**** Dataset records ****

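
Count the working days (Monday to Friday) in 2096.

261

January 1, 2096 is a Sunday.
The range spans 366 days (inclusive of both endpoints).
366 = 7 × 52 + 2, so there are 52 full weeks plus 2 extra days.
Each full week contributes 5 weekdays (Mon–Fri): 52 × 5 = 260.
The 2 extra days are Sunday, Monday — 1 of them qualifies.
Total: 260 + 1 = 261.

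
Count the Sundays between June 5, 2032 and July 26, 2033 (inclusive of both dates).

June 5, 2032 is a Saturday.
The range spans 417 days (inclusive of both endpoints).
417 = 7 × 59 + 4, so there are 59 full weeks plus 4 extra days.
Each full week contributes one Sunday: 59 so far.
The 4 extra days are Saturday, Sunday, Monday, Tuesday — 1 of them qualifies.
Total: 59 + 1 = 60.

60 Sundays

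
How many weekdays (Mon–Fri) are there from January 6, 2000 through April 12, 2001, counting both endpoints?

January 6, 2000 is a Thursday.
The range spans 463 days (inclusive of both endpoints).
463 = 7 × 66 + 1, so there are 66 full weeks plus 1 extra day.
Each full week contributes 5 weekdays (Mon–Fri): 66 × 5 = 330.
The 1 extra day is Thursday — 1 of them qualifies.
Total: 330 + 1 = 331.

331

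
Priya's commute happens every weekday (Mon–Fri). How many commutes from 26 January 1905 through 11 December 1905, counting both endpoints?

26 January 1905 is a Thursday.
From 26 January 1905 to 11 December 1905 is 320 days inclusive.
320 = 7 × 45 + 5, so there are 45 full weeks plus 5 extra days.
Each full week contributes 5 weekdays (Mon–Fri): 45 × 5 = 225.
The 5 extra days are Thu, Fri, Sat, Sun, Mon — 3 of them qualify.
Total: 225 + 3 = 228.

228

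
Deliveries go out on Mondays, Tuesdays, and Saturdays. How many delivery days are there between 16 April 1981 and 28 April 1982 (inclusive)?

162

16 April 1981 is a Thursday.
From 16 April 1981 to 28 April 1982 is 378 days inclusive.
378 = 7 × 54, so the span is exactly 54 full weeks.
Each full week contributes 3 days from the set (Mon, Tue, Sat): 54 × 3 = 162.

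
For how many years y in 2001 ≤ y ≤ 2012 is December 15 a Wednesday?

2

Day of week of December 15 in each year:
2001: Sat, 2002: Sun, 2003: Mon, 2004: Wed ✓, 2005: Thu, 2006: Fri, 2007: Sat, 2008: Mon, 2009: Tue, 2010: Wed ✓, 2011: Thu, 2012: Sat
Wednesdays: 2004, 2010.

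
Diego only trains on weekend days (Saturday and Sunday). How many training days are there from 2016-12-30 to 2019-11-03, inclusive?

298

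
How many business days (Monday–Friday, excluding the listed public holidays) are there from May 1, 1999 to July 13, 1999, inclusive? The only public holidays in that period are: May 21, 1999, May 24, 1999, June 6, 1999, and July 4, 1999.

May 1, 1999 is a Saturday.
That's 74 days from start to end, counting both.
74 = 7 × 10 + 4, so there are 10 full weeks plus 4 extra days.
Each full week contributes 5 weekdays (Mon–Fri): 10 × 5 = 50.
The 4 extra days are Saturday, Sunday, Monday, Tuesday — 2 of them qualify.
Total: 50 + 2 = 52.
Holidays: May 21, 1999 (Fri); May 24, 1999 (Mon); June 6, 1999 (Sun); July 4, 1999 (Sun).
2 of the 4 holidays fall on weekdays; the rest are weekends and were already excluded.
Business days: 52 − 2 = 50.

50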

****

Exercise directions
Output all of the data again. Match it exactly.

The answer
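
Count the working days (Monday to Friday) in 2096.

261

January 1, 2096 is a Sunday.
The range spans 366 days (inclusive of both endpoints).
366 = 7 × 52 + 2, so there are 52 full weeks plus 2 extra days.
Each full week contributes 5 weekdays (Mon–Fri): 52 × 5 = 260.
The 2 extra days are Sunday, Monday — 1 of them qualifies.
Total: 260 + 1 = 261.

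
Count the Sundays between June 5, 2032 and July 26, 2033 (inclusive of both dates).

June 5, 2032 is a Saturday.
The range spans 417 days (inclusive of both endpoints).
417 = 7 × 59 + 4, so there are 59 full weeks plus 4 extra days.
Each full week contributes one Sunday: 59 so far.
The 4 extra days are Saturday, Sunday, Monday, Tuesday — 1 of them qualifies.
Total: 59 + 1 = 60.

60 Sundays

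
How many weekdays (Mon–Fri) are there from January 6, 2000 through April 12, 2001, counting both endpoints?

January 6, 2000 is a Thursday.
The range spans 463 days (inclusive of both endpoints).
463 = 7 × 66 + 1, so there are 66 full weeks plus 1 extra day.
Each full week contributes 5 weekdays (Mon–Fri): 66 × 5 = 330.
The 1 extra day is Thursday — 1 of them qualifies.
Total: 330 + 1 = 331.

331

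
Priya's commute happens every weekday (Mon–Fri). How many commutes from 26 January 1905 through 11 December 1905, counting both endpoints?

26 January 1905 is a Thursday.
From 26 January 1905 to 11 December 1905 is 320 days inclusive.
320 = 7 × 45 + 5, so there are 45 full weeks plus 5 extra days.
Each full week contributes 5 weekdays (Mon–Fri): 45 × 5 = 225.
The 5 extra days are Thu, Fri, Sat, Sun, Mon — 3 of them qualify.
Total: 225 + 3 = 228.

228

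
Deliveries go out on Mondays, Tuesdays, and Saturdays. How many delivery days are there between 16 April 1981 and 28 April 1982 (inclusive)?

162

16 April 1981 is a Thursday.
From 16 April 1981 to 28 April 1982 is 378 days inclusive.
378 = 7 × 54, so the span is exactly 54 full weeks.
Each full week contributes 3 days from the set (Mon, Tue, Sat): 54 × 3 = 162.

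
For how many years y in 2001 ≤ y ≤ 2012 is December 15 a Wednesday?

2

Day of week of December 15 in each year:
2001: Sat, 2002: Sun, 2003: Mon, 2004: Wed ✓, 2005: Thu, 2006: Fri, 2007: Sat, 2008: Mon, 2009: Tue, 2010: Wed ✓, 2011: Thu, 2012: Sat
Wednesdays: 2004, 2010.

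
Diego only trains on weekend days (Saturday and Sunday). How many training days are there from 2016-12-30 to 2019-11-03, inclusive?

298

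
How many business days (Monday–Friday, excluding the listed public holidays) are there from May 1, 1999 to July 13, 1999, inclusive? The only public holidays in that period are: May 21, 1999, May 24, 1999, June 6, 1999, and July 4, 1999.

May 1, 1999 is a Saturday.
That's 74 days from start to end, counting both.
74 = 7 × 10 + 4, so there are 10 full weeks plus 4 extra days.
Each full week contributes 5 weekdays (Mon–Fri): 10 × 5 = 50.
The 4 extra days are Saturday, Sunday, Monday, Tuesday — 2 of them qualify.
Total: 50 + 2 = 52.
Holidays: May 21, 1999 (Fri); May 24, 1999 (Mon); June 6, 1999 (Sun); July 4, 1999 (Sun).
2 of the 4 holidays fall on weekdays; the rest are weekends and were already excluded.
Business days: 52 − 2 = 50.

50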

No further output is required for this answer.